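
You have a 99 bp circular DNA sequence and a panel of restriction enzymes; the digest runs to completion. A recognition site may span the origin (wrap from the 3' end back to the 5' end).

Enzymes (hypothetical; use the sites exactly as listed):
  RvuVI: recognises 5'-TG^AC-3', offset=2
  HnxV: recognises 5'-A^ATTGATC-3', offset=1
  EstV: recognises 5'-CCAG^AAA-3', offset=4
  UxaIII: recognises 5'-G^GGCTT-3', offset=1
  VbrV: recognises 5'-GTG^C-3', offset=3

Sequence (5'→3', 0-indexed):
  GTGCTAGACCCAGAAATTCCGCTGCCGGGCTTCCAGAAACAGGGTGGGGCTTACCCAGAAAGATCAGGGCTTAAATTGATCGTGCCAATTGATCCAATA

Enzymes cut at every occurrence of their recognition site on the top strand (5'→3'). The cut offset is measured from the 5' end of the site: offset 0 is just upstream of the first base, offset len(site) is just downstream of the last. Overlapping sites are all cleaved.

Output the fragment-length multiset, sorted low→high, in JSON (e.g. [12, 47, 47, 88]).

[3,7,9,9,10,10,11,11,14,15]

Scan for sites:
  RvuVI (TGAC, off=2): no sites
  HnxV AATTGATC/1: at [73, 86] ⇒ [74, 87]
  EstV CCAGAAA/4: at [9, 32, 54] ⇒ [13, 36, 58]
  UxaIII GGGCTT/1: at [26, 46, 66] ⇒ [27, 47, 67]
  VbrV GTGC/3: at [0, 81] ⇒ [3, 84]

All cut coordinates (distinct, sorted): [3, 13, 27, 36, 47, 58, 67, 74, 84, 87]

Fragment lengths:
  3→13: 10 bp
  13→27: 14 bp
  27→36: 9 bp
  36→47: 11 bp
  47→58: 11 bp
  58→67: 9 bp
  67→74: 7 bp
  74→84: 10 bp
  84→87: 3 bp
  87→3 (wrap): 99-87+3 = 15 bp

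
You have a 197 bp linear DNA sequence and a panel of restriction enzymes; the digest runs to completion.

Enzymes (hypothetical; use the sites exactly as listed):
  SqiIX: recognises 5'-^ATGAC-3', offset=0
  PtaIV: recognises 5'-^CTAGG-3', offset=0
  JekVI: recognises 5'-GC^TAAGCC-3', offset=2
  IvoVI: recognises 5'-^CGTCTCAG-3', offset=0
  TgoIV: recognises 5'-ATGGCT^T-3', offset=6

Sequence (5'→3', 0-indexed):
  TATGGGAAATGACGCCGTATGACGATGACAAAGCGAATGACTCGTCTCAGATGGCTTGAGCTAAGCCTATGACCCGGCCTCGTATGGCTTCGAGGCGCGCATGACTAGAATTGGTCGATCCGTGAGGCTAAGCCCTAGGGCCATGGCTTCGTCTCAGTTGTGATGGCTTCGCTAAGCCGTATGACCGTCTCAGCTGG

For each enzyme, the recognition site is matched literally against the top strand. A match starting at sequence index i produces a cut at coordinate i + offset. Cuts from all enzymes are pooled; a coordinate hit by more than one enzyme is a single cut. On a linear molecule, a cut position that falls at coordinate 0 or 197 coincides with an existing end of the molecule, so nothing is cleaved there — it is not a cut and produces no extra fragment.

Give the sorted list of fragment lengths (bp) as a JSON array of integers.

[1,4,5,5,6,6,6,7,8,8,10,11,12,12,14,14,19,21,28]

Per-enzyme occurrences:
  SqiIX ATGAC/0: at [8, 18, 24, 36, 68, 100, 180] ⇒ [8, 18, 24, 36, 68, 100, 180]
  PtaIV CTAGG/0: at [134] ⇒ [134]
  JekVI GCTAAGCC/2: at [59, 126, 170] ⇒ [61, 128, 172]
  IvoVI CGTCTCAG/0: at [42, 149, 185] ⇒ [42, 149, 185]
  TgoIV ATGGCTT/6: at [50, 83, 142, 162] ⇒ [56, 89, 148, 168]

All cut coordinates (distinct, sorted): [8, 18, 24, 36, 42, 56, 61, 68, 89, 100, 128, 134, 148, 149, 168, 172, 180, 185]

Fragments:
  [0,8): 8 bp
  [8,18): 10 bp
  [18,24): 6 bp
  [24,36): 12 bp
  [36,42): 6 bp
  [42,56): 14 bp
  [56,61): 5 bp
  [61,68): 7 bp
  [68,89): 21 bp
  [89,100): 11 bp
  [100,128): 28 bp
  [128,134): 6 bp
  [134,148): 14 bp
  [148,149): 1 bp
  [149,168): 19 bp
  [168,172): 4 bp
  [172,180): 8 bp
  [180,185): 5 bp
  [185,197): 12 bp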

● ● ● ● ● ● ●

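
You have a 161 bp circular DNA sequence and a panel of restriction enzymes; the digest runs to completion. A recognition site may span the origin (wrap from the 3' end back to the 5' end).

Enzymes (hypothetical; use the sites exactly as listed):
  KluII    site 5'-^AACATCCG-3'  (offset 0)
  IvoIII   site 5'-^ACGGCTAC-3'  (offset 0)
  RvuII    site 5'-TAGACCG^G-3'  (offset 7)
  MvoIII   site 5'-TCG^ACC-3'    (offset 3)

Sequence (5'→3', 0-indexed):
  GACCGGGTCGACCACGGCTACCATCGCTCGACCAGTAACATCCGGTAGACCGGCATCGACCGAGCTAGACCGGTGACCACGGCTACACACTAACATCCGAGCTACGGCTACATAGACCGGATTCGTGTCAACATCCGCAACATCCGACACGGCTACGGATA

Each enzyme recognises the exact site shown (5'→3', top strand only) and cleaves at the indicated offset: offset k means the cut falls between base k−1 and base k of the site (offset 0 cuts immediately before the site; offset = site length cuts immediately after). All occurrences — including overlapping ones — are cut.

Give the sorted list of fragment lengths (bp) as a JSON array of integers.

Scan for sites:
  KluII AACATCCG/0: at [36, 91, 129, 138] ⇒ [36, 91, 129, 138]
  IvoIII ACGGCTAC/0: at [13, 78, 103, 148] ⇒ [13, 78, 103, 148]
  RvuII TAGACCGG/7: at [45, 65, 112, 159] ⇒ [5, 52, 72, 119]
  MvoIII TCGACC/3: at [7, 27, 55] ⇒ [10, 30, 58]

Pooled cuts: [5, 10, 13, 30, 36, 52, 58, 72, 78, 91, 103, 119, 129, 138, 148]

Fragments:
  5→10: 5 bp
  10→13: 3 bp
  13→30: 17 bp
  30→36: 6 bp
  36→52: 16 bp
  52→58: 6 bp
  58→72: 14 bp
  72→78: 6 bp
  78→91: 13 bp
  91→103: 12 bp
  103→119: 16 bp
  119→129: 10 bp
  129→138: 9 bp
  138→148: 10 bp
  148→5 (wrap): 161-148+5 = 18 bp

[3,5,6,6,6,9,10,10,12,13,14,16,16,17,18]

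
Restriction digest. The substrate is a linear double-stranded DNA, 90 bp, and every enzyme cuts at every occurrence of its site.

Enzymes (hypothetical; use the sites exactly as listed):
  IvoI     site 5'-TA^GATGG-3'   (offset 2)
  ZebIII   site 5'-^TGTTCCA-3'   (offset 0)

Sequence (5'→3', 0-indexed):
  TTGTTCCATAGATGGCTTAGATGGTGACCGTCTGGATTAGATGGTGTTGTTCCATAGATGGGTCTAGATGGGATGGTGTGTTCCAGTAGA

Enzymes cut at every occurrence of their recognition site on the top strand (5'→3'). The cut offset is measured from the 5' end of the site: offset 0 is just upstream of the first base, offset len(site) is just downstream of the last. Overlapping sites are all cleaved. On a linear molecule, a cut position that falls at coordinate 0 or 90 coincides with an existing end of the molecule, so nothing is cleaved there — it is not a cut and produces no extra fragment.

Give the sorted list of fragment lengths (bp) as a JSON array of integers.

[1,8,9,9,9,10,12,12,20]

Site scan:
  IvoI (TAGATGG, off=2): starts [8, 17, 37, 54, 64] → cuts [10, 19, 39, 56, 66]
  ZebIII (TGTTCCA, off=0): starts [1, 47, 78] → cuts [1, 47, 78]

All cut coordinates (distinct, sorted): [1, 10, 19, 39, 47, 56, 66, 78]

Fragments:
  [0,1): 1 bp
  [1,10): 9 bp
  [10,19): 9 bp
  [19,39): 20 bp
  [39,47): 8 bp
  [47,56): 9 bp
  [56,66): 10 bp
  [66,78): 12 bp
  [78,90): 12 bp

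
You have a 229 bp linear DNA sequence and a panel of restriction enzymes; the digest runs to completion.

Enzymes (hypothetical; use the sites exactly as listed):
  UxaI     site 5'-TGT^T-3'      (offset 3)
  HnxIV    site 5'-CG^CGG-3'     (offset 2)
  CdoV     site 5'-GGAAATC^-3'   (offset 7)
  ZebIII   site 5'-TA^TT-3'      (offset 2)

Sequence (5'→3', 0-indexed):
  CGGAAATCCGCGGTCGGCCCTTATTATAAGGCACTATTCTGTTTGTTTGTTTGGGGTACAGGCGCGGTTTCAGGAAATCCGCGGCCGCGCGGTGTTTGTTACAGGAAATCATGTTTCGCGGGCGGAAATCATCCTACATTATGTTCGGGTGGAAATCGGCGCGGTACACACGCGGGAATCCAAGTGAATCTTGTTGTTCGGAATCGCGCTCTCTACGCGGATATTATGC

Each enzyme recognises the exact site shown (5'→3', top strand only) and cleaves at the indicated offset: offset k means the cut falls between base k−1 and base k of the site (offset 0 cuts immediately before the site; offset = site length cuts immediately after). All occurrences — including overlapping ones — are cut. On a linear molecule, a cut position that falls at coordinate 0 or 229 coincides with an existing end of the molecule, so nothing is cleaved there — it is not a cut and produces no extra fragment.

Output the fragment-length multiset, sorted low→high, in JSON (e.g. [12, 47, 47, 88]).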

● ● ● ● ● ● ●

Exercise directions: In the data above, copy every line where the string "have" appears.

Written answer:
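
You have a 99 bp circular DNA sequence and a panel of restriction enzymes; the digest runs to completion. A recognition site may span the origin (wrap from the 3' end back to the 5' end).
You have a 197 bp linear DNA sequence and a panel of restriction enzymes; the digest runs to completion.
You have a 161 bp circular DNA sequence and a panel of restriction enzymes; the digest runs to completion. A recognition site may span the origin (wrap from the 3' end back to the 5' end).
You have a 229 bp linear DNA sequence and a panel of restriction enzymes; the digest runs to completion.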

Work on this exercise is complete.